Stored data entries:
────────────────────────────────────────

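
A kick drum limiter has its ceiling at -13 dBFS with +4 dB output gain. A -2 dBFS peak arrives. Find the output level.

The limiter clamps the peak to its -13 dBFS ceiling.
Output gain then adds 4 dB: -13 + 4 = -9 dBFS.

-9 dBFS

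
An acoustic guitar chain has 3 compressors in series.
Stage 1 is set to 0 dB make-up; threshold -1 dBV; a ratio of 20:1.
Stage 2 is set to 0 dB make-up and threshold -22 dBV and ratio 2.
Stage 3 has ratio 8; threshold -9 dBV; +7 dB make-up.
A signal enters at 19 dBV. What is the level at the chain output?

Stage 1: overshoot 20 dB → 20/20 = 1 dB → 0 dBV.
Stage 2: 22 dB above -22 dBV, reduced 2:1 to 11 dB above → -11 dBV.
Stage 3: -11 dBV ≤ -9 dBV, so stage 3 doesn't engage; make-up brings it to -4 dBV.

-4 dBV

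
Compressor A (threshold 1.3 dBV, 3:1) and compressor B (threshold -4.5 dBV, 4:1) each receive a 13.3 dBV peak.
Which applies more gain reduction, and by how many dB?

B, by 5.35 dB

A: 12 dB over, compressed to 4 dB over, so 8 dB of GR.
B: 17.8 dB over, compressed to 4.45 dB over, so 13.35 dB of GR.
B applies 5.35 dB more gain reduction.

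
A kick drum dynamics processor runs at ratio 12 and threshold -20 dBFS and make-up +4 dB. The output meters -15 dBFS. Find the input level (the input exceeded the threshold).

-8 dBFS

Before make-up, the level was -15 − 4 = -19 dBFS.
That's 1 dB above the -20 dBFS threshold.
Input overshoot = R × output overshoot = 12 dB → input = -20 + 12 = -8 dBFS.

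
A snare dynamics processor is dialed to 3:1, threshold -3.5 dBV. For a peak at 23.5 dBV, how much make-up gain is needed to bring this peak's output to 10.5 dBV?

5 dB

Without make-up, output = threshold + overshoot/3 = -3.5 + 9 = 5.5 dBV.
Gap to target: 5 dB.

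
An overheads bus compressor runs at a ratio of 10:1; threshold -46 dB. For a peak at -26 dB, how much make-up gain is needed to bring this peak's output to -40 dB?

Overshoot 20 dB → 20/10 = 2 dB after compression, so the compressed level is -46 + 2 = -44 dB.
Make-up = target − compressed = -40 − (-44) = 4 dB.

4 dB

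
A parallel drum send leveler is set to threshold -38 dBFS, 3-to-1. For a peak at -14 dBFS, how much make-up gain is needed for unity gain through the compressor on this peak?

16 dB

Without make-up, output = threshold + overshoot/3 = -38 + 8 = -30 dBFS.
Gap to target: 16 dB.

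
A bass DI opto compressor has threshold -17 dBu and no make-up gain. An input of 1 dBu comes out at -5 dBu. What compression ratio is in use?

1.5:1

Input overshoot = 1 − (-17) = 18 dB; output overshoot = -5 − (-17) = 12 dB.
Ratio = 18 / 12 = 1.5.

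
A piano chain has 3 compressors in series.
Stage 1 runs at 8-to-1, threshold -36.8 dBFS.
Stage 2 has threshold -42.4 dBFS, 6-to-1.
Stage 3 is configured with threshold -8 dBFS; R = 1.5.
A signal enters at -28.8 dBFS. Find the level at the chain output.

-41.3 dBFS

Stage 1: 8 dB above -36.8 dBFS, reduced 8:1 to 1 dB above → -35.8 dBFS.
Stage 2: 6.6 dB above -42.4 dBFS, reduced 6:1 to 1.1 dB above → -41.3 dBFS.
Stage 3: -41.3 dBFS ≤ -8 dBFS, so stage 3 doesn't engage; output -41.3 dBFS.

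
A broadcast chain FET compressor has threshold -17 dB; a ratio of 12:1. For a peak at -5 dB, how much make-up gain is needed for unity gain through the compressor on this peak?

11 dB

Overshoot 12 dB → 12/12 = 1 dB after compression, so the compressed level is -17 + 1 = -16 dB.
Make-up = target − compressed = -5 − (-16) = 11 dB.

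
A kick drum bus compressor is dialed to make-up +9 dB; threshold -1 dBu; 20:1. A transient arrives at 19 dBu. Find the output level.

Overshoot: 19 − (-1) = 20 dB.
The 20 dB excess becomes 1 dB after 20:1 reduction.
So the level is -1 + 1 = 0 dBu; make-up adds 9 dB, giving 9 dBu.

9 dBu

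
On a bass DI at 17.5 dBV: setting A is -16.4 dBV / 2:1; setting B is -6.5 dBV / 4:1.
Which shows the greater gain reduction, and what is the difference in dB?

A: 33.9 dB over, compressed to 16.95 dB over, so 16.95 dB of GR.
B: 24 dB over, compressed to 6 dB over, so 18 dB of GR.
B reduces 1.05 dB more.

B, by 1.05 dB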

────────────────────────────────────────

PROBLEM TO WORK ON => When the line containing "A bass DI opto" is found in the records above, restate it and every later line word for word through the last one, and nothing more.

OUTPUT FOR THIS EXERCISE =>
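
A bass DI opto compressor has threshold -17 dBu and no make-up gain. An input of 1 dBu comes out at -5 dBu. What compression ratio is in use?

1.5:1

Input overshoot = 1 − (-17) = 18 dB; output overshoot = -5 − (-17) = 12 dB.
Ratio = 18 / 12 = 1.5.

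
A piano chain has 3 compressors in series.
Stage 1 runs at 8-to-1, threshold -36.8 dBFS.
Stage 2 has threshold -42.4 dBFS, 6-to-1.
Stage 3 is configured with threshold -8 dBFS; R = 1.5.
A signal enters at -28.8 dBFS. Find the level at the chain output.

-41.3 dBFS

Stage 1: 8 dB above -36.8 dBFS, reduced 8:1 to 1 dB above → -35.8 dBFS.
Stage 2: 6.6 dB above -42.4 dBFS, reduced 6:1 to 1.1 dB above → -41.3 dBFS.
Stage 3: -41.3 dBFS ≤ -8 dBFS, so stage 3 doesn't engage; output -41.3 dBFS.

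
A broadcast chain FET compressor has threshold -17 dB; a ratio of 12:1. For a peak at -5 dB, how much make-up gain is needed for unity gain through the compressor on this peak?

11 dB

Overshoot 12 dB → 12/12 = 1 dB after compression, so the compressed level is -17 + 1 = -16 dB.
Make-up = target − compressed = -5 − (-16) = 11 dB.

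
A kick drum bus compressor is dialed to make-up +9 dB; threshold -1 dBu; 20:1. A transient arrives at 19 dBu. Find the output level.

Overshoot: 19 − (-1) = 20 dB.
The 20 dB excess becomes 1 dB after 20:1 reduction.
So the level is -1 + 1 = 0 dBu; make-up adds 9 dB, giving 9 dBu.

9 dBu

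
On a bass DI at 17.5 dBV: setting A is -16.4 dBV / 2:1; setting B is -6.5 dBV / 4:1.
Which shows the greater gain reduction, and what is the difference in dB?

A: 33.9 dB over, compressed to 16.95 dB over, so 16.95 dB of GR.
B: 24 dB over, compressed to 6 dB over, so 18 dB of GR.
B reduces 1.05 dB more.

B, by 1.05 dB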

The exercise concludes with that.